Material provided:

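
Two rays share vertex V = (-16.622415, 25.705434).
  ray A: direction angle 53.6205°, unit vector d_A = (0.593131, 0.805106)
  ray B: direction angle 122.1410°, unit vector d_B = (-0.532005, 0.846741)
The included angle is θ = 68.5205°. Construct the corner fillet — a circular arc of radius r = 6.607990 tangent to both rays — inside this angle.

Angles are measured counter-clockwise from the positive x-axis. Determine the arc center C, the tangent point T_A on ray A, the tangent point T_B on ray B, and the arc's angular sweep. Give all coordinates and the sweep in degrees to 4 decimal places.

center=(-16.1883,37.4355) T_A=(-10.8682,33.5161) T_B=(-21.7836,33.9200) sweep=111.4795

bisector direction at 87.8808° = (0.036979,0.999316)
center distance |VC| = r/sin(θ/2) = 6.607990/sin(34.2602°) = 11.738089
C = V + |VC|·bis = (-16.1883,37.4355)
T_A = V + ((C−V)·d_A)·d_A = V + 9.7014·d_A = (-10.8682,33.5161)
T_B = V + ((C−V)·d_B)·d_B = V + 9.7014·d_B = (-21.7836,33.9200)
sweep = 180° − θ = 111.4795°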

Assignment:
Repeat, word for word, the lines from the opening of the material through the line containing "The included angle".

Answer box:
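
Two rays share vertex V = (-16.622415, 25.705434).
  ray A: direction angle 53.6205°, unit vector d_A = (0.593131, 0.805106)
  ray B: direction angle 122.1410°, unit vector d_B = (-0.532005, 0.846741)
The included angle is θ = 68.5205°. Construct the corner fillet — a circular arc of radius r = 6.607990 tangent to both rays — inside this angle.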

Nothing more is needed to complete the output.